**Your task**
Given the material below, return only the lines starting at the line with "gcd(v^3 - 2*v^2" and ending at the line with "Iteratively Factor: k^4", exactly as they appear.

**Data shown**
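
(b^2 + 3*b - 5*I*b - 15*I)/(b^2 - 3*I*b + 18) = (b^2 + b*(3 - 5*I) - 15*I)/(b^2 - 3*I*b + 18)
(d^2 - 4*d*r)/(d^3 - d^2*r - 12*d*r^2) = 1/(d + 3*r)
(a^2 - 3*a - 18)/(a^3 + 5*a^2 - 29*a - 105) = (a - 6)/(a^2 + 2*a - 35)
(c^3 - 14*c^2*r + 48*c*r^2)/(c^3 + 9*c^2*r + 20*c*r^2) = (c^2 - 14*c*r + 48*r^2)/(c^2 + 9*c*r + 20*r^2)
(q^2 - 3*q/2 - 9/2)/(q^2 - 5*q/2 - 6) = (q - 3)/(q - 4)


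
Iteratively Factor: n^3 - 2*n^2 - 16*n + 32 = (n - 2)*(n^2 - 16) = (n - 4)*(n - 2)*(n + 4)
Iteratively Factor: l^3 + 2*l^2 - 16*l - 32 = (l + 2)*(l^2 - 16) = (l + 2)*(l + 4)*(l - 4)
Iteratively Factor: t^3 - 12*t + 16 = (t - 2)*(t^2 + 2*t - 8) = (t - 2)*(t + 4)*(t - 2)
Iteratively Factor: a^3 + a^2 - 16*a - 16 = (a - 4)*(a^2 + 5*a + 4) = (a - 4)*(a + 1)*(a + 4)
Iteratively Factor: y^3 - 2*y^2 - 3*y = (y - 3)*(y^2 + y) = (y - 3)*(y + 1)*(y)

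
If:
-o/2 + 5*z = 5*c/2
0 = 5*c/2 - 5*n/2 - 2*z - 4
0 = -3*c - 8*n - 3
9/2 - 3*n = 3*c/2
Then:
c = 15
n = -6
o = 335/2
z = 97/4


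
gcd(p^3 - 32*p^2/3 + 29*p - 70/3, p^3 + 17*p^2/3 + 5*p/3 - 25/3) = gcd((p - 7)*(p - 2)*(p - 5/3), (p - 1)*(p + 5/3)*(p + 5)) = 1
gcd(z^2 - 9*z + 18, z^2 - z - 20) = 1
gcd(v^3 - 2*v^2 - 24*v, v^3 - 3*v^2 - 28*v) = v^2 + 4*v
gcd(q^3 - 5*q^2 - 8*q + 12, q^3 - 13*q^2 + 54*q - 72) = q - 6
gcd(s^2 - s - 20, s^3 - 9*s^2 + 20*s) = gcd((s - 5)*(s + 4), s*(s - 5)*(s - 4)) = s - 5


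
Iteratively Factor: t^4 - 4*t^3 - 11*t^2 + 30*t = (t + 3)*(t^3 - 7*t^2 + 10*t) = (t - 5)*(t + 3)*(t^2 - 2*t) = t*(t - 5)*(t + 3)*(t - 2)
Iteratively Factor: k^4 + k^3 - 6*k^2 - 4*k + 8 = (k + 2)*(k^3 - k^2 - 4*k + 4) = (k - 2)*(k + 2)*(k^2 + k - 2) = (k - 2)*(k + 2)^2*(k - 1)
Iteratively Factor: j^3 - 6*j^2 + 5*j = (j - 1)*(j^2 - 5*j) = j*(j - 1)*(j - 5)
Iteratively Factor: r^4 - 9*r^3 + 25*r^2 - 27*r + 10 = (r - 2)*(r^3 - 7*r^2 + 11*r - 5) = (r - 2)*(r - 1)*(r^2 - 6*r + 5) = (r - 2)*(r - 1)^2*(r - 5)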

* * *

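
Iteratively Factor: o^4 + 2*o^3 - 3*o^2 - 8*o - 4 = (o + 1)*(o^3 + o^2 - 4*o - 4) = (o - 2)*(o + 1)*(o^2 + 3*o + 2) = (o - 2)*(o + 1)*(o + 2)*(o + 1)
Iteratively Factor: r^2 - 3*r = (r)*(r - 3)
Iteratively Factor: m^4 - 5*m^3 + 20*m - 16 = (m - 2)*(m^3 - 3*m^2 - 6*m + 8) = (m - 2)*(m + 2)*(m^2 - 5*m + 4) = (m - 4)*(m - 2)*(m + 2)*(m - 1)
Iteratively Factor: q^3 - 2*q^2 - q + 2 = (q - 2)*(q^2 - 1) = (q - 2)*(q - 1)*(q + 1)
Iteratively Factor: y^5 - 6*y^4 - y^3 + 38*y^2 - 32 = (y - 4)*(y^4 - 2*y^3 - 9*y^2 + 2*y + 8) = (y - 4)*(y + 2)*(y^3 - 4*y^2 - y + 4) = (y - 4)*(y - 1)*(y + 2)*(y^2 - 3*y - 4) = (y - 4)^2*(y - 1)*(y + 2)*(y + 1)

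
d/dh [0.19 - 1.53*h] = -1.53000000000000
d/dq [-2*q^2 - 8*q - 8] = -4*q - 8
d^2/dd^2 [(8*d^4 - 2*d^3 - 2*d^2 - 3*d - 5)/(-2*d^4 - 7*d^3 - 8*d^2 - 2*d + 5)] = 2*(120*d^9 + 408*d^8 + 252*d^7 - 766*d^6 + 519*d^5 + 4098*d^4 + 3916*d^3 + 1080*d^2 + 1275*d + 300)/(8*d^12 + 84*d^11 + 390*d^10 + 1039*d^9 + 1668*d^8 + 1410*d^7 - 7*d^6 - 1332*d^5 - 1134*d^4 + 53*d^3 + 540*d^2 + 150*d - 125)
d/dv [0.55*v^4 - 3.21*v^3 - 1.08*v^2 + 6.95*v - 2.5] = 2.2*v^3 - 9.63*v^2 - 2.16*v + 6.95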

==

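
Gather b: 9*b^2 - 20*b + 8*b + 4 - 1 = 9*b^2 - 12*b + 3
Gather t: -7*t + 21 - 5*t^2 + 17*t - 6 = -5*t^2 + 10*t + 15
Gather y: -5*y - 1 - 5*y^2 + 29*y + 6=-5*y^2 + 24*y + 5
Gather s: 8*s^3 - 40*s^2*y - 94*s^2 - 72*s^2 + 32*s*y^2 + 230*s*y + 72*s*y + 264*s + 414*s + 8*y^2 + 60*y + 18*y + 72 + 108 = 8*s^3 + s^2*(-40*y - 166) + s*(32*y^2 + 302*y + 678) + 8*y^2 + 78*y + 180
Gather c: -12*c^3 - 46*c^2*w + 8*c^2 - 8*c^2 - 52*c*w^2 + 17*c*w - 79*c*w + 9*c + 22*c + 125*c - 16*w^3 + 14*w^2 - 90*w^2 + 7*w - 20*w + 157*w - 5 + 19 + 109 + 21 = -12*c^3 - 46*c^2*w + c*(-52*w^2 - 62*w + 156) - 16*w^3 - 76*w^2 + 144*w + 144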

**Reply to the exercise**
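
gcd(v^3 - 2*v^2 - 24*v, v^3 - 3*v^2 - 28*v) = v^2 + 4*v
gcd(q^3 - 5*q^2 - 8*q + 12, q^3 - 13*q^2 + 54*q - 72) = q - 6
gcd(s^2 - s - 20, s^3 - 9*s^2 + 20*s) = gcd((s - 5)*(s + 4), s*(s - 5)*(s - 4)) = s - 5


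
Iteratively Factor: t^4 - 4*t^3 - 11*t^2 + 30*t = (t + 3)*(t^3 - 7*t^2 + 10*t) = (t - 5)*(t + 3)*(t^2 - 2*t) = t*(t - 5)*(t + 3)*(t - 2)
Iteratively Factor: k^4 + k^3 - 6*k^2 - 4*k + 8 = (k + 2)*(k^3 - k^2 - 4*k + 4) = (k - 2)*(k + 2)*(k^2 + k - 2) = (k - 2)*(k + 2)^2*(k - 1)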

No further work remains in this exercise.